(Entries supplied begins)

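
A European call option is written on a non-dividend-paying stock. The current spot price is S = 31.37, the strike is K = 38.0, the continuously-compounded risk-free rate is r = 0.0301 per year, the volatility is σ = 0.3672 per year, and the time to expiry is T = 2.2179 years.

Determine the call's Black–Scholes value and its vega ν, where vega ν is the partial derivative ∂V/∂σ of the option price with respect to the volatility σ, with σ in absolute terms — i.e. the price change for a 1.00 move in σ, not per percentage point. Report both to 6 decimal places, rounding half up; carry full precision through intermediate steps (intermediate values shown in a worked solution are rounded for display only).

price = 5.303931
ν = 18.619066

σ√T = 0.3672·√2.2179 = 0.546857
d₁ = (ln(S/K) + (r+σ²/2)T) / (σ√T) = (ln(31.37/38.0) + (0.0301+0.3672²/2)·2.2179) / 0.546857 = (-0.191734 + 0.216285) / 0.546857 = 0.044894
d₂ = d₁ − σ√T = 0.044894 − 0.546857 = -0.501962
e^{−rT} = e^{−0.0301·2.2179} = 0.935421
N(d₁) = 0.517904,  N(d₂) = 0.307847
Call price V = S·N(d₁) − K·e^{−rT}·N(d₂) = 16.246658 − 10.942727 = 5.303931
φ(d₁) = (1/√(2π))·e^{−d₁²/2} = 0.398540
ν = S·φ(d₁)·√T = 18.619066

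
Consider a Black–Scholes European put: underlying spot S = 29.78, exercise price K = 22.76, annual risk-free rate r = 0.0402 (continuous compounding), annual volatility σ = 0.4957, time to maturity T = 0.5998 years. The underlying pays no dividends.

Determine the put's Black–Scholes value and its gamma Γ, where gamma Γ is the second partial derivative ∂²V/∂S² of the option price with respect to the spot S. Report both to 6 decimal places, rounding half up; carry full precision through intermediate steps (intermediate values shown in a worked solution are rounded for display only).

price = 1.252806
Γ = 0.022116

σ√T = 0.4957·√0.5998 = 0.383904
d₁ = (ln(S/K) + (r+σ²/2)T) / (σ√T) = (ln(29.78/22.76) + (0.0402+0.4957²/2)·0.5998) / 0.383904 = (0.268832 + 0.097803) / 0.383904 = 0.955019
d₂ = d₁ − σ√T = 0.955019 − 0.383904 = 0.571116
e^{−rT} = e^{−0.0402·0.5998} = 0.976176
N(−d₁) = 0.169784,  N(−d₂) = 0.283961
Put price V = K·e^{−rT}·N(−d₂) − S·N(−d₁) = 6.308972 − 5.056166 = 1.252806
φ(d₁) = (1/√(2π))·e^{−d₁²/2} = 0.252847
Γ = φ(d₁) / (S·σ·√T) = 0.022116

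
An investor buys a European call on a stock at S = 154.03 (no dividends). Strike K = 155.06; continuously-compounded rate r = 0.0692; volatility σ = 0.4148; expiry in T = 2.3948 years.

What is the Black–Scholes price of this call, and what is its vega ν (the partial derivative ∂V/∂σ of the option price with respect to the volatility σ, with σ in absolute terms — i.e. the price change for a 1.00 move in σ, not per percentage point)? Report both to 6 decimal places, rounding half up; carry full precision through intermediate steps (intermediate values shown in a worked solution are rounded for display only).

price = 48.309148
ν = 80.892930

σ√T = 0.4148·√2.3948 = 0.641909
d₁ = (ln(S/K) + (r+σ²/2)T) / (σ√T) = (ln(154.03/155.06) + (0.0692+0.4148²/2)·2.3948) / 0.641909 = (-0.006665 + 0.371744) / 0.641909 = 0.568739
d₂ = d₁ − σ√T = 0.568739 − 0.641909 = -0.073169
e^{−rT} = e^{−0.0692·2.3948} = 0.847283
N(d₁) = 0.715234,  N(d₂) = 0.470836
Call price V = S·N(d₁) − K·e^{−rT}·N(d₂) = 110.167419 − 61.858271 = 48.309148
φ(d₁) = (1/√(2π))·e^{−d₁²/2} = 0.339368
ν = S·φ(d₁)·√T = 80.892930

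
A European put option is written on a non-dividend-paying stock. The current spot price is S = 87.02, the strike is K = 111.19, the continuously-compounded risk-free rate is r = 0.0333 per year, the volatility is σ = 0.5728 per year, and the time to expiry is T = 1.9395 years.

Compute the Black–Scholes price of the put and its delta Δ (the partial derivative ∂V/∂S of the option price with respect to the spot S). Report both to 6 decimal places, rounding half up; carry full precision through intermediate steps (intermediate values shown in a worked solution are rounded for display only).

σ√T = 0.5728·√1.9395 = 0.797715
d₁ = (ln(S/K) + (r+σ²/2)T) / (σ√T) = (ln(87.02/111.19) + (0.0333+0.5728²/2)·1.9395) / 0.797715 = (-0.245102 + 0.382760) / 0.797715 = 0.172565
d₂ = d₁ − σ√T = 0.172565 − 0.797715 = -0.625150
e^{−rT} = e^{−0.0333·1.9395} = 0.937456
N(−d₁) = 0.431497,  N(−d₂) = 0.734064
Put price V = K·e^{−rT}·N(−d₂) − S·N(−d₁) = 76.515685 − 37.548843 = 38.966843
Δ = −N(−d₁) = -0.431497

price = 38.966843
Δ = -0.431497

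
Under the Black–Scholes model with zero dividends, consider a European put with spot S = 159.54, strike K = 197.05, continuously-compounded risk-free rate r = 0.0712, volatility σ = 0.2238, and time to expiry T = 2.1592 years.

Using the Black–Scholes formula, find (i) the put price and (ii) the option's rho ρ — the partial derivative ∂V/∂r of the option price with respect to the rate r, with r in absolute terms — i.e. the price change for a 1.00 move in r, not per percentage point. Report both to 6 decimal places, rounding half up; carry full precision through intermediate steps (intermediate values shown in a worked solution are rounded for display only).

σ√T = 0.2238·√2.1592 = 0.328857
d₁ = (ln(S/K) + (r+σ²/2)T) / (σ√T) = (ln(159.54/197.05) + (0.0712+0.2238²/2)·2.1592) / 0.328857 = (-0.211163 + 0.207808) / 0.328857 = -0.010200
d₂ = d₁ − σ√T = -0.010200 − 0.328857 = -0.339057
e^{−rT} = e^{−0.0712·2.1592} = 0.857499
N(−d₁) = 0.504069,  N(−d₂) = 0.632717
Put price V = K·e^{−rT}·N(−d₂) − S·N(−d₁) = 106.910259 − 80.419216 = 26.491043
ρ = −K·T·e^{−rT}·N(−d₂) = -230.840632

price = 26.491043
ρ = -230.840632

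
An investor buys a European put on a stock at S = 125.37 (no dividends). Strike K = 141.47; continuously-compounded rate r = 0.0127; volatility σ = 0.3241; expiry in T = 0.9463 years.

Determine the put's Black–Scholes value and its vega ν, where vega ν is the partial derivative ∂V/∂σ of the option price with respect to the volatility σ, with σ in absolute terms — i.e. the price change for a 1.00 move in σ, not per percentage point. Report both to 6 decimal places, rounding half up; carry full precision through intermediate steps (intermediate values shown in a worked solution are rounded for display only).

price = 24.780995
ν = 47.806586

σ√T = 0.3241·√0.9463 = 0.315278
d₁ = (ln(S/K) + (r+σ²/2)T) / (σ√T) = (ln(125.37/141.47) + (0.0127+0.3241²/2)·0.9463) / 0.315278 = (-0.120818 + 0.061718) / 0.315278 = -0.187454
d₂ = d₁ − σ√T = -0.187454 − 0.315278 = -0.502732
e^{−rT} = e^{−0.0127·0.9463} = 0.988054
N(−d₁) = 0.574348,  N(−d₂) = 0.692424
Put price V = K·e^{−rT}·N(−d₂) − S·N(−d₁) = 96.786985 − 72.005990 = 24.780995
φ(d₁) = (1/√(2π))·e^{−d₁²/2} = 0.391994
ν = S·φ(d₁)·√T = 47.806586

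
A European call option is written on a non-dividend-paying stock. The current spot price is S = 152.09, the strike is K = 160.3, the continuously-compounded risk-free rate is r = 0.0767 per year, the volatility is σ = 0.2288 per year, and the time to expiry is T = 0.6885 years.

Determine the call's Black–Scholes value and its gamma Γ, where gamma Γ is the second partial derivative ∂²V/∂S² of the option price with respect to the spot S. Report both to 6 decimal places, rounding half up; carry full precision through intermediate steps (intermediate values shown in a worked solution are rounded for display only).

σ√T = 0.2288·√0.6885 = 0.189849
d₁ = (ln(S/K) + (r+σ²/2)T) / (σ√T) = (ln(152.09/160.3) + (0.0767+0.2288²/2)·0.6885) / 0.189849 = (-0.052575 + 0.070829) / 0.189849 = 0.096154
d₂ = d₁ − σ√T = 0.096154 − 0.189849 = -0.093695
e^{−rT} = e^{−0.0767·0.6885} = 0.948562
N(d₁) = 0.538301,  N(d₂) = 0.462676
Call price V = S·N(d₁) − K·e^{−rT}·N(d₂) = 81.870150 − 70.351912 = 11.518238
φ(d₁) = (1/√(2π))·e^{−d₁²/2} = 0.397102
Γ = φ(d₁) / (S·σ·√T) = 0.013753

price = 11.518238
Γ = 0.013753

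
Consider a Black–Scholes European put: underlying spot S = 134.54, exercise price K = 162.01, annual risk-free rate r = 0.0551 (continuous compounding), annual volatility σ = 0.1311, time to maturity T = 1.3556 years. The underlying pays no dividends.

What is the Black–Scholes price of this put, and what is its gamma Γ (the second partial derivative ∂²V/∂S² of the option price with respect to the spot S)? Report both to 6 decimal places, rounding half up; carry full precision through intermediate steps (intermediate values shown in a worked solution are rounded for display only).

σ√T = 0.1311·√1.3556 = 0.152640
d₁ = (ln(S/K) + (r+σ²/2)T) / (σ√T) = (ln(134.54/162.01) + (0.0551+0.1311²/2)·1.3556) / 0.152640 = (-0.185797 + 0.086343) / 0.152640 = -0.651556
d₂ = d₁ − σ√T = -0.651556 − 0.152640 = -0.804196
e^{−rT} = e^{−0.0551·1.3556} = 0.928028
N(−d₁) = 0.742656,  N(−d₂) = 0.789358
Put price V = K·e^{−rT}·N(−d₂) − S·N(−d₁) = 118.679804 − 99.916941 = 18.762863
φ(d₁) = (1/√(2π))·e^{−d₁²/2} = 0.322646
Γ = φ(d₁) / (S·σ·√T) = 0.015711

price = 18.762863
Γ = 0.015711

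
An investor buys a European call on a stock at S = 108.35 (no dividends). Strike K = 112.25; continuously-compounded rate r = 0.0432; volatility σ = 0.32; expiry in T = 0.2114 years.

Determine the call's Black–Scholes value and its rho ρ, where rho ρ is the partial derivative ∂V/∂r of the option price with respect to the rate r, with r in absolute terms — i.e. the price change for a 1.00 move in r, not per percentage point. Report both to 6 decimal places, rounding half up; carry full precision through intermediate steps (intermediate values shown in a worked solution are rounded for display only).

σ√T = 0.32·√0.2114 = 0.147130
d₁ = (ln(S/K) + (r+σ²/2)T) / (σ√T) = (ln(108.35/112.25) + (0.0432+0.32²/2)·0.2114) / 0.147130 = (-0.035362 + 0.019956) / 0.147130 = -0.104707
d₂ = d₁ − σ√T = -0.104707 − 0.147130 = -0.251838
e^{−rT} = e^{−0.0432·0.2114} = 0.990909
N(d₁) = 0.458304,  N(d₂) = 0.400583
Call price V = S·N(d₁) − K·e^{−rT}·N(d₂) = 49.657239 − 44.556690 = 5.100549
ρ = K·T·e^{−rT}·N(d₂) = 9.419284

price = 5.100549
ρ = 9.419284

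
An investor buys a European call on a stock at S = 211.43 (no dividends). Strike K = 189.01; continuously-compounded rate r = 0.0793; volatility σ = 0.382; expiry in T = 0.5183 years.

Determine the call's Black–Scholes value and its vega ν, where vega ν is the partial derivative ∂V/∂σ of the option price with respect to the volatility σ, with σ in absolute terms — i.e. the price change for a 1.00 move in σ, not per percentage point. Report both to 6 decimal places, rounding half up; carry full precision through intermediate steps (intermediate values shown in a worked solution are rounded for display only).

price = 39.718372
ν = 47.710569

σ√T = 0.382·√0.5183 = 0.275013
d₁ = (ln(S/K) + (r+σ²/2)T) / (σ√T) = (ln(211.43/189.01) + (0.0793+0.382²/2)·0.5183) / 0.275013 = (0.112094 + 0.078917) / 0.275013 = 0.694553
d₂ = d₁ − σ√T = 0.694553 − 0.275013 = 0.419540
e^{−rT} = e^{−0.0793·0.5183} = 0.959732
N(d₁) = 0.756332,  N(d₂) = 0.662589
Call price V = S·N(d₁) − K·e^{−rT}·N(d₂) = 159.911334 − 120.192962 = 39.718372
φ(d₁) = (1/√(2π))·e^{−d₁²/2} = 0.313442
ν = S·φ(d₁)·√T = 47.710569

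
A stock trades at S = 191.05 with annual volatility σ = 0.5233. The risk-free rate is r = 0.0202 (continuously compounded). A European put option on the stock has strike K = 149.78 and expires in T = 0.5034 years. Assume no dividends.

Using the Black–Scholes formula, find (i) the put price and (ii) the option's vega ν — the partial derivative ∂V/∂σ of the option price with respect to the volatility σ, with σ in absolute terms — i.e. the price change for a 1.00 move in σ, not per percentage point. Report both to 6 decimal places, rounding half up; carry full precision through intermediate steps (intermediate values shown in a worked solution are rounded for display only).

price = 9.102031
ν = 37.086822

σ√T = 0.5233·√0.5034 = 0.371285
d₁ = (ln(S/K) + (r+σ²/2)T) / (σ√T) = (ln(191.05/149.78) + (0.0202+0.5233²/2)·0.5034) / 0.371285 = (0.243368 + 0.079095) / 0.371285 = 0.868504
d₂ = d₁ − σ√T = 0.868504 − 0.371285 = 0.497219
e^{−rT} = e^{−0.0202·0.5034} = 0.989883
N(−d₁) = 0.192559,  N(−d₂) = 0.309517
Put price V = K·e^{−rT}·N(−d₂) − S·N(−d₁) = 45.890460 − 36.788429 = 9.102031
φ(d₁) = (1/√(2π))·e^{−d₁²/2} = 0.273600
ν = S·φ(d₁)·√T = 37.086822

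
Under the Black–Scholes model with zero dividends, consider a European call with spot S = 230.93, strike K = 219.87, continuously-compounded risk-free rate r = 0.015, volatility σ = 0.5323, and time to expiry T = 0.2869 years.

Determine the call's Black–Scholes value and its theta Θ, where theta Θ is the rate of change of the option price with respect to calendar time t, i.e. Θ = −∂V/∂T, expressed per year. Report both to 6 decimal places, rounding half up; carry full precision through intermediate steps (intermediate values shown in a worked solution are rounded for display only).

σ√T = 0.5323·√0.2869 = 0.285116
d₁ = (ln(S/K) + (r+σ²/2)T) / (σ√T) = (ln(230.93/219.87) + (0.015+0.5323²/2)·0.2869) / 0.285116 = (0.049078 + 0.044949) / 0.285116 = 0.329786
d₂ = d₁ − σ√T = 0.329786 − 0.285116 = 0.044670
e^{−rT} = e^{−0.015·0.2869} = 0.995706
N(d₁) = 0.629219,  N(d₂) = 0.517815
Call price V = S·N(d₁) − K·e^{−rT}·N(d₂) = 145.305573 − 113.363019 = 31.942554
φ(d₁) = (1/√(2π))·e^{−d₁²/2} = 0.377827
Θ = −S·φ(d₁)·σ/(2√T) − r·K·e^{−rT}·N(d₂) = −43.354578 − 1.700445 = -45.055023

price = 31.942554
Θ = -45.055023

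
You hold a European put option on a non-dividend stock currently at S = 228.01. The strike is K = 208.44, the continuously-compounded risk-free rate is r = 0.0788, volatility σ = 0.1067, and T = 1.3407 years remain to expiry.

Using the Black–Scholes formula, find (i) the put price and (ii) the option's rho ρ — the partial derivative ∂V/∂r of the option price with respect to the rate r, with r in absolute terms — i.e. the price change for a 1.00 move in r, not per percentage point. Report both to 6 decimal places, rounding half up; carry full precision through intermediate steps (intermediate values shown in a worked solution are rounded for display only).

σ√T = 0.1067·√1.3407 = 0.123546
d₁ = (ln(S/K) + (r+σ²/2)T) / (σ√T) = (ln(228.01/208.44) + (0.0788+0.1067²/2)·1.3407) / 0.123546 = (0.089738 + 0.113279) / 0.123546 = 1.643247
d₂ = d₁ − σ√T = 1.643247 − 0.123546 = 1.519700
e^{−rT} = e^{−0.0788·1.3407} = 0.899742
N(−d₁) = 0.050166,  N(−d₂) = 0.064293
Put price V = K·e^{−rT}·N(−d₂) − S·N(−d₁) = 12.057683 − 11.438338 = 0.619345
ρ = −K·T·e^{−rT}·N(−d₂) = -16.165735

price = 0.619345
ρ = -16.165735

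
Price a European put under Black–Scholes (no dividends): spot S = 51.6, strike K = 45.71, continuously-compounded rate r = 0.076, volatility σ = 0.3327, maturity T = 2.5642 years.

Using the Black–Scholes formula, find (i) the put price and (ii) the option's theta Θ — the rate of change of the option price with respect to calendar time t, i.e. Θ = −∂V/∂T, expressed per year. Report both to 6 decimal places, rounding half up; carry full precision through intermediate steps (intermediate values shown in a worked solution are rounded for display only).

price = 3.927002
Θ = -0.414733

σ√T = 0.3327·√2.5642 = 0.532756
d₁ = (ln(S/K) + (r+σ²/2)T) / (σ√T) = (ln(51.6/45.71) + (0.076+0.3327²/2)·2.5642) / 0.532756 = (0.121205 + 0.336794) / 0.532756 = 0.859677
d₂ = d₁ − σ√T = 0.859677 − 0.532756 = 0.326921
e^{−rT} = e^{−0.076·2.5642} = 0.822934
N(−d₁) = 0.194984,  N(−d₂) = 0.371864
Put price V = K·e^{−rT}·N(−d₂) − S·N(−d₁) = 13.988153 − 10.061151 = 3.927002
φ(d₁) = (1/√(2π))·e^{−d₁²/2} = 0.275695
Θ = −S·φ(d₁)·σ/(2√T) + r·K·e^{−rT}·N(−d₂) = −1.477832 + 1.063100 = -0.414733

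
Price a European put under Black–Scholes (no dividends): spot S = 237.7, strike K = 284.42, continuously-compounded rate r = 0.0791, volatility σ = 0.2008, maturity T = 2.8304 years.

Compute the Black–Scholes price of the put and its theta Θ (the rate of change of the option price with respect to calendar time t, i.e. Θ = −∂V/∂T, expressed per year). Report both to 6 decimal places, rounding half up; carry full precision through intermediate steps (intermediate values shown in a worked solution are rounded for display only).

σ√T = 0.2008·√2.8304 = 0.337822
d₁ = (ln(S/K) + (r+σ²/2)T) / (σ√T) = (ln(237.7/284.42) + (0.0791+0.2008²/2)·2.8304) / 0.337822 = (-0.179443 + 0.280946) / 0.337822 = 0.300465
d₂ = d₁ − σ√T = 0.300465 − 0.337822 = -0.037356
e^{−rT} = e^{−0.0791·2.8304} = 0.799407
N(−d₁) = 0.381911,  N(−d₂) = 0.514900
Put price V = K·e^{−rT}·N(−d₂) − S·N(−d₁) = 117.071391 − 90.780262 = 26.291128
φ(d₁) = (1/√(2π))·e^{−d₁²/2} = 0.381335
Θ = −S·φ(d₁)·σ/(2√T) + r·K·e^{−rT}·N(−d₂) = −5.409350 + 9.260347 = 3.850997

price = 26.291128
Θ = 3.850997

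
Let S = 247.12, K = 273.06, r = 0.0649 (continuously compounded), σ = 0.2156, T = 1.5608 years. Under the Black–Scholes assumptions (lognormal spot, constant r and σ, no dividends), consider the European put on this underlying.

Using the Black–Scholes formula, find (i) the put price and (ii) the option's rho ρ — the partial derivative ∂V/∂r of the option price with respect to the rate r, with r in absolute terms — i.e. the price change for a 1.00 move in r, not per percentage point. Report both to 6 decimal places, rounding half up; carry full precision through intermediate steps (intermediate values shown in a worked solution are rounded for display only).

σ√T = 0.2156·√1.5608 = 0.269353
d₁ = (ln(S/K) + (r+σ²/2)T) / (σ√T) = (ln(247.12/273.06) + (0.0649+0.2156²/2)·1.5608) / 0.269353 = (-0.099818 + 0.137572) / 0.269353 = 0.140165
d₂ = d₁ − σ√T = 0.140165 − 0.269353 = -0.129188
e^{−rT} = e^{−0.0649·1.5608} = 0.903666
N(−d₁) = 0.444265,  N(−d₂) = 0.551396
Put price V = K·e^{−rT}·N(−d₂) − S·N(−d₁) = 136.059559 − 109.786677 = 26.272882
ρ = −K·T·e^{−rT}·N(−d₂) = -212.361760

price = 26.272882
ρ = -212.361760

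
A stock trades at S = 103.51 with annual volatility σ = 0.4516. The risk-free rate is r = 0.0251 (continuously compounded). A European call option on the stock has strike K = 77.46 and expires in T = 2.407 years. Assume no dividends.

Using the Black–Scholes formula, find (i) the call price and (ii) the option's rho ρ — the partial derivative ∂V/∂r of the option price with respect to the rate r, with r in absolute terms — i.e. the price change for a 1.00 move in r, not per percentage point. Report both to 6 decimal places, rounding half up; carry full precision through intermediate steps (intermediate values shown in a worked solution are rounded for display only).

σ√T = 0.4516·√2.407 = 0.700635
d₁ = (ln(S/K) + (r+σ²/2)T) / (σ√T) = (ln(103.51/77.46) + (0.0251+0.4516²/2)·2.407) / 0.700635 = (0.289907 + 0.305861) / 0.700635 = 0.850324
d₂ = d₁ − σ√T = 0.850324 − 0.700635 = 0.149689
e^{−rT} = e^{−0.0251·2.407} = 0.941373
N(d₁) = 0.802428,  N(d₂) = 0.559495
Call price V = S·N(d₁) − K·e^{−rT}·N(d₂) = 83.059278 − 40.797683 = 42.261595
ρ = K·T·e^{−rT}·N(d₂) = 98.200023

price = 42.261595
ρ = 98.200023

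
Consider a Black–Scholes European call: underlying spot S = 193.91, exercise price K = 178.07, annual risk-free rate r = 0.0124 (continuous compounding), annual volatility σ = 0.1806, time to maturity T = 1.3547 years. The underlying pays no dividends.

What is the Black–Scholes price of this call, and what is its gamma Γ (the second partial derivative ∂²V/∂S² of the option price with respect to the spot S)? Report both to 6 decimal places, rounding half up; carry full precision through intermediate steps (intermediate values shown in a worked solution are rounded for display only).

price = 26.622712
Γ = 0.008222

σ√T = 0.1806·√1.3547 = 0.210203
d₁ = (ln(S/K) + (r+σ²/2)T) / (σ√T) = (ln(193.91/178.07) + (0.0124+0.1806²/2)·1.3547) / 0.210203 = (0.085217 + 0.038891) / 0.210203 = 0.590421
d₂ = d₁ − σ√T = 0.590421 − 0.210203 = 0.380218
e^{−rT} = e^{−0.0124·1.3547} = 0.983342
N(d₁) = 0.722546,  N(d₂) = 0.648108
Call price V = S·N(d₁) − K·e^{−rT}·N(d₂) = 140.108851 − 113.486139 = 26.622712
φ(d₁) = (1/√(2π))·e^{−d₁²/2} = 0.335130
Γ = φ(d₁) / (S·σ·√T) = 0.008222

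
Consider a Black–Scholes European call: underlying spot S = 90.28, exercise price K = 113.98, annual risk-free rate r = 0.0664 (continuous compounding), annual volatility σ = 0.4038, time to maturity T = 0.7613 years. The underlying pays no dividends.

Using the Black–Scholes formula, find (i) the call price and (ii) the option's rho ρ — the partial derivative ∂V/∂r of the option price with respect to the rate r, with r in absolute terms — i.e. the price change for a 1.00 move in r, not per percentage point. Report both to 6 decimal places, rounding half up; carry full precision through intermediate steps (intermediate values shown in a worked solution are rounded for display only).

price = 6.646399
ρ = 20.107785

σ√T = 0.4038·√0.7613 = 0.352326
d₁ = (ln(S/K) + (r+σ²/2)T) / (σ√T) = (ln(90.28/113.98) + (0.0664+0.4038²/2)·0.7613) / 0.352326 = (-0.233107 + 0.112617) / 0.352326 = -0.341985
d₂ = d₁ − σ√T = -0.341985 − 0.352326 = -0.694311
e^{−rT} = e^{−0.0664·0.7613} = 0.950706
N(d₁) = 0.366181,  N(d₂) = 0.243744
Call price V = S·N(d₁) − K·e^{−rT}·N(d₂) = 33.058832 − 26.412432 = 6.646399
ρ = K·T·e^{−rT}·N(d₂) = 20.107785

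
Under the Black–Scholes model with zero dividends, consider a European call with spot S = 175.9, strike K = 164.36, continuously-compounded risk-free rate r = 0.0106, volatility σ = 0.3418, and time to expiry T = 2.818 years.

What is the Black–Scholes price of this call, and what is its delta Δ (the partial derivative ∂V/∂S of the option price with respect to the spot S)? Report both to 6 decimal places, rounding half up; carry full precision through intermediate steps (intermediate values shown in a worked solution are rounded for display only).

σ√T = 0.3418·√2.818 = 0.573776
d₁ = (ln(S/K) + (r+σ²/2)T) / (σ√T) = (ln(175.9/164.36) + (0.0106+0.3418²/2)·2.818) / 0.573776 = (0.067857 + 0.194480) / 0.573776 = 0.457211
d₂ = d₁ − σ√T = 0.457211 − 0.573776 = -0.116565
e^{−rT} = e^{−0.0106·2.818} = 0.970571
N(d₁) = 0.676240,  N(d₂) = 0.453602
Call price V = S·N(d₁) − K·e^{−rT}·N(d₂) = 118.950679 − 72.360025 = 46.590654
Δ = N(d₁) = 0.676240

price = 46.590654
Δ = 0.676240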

(Entries supplied ends)

◆ **Description of the task**: The output should be exactly the lines above from the line containing "Compute the Black–Scholes price of the put and its theta" to the line containing "Let S = 247.12, K", inclusive, with no other lines.

◆ **Output for this exercise**:
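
Compute the Black–Scholes price of the put and its theta Θ (the rate of change of the option price with respect to calendar time t, i.e. Θ = −∂V/∂T, expressed per year). Report both to 6 decimal places, rounding half up; carry full precision through intermediate steps (intermediate values shown in a worked solution are rounded for display only).

σ√T = 0.2008·√2.8304 = 0.337822
d₁ = (ln(S/K) + (r+σ²/2)T) / (σ√T) = (ln(237.7/284.42) + (0.0791+0.2008²/2)·2.8304) / 0.337822 = (-0.179443 + 0.280946) / 0.337822 = 0.300465
d₂ = d₁ − σ√T = 0.300465 − 0.337822 = -0.037356
e^{−rT} = e^{−0.0791·2.8304} = 0.799407
N(−d₁) = 0.381911,  N(−d₂) = 0.514900
Put price V = K·e^{−rT}·N(−d₂) − S·N(−d₁) = 117.071391 − 90.780262 = 26.291128
φ(d₁) = (1/√(2π))·e^{−d₁²/2} = 0.381335
Θ = −S·φ(d₁)·σ/(2√T) + r·K·e^{−rT}·N(−d₂) = −5.409350 + 9.260347 = 3.850997

price = 26.291128
Θ = 3.850997

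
Let S = 247.12, K = 273.06, r = 0.0649 (continuously compounded), σ = 0.2156, T = 1.5608 years. Under the Black–Scholes assumptions (lognormal spot, constant r and σ, no dividends), consider the European put on this underlying.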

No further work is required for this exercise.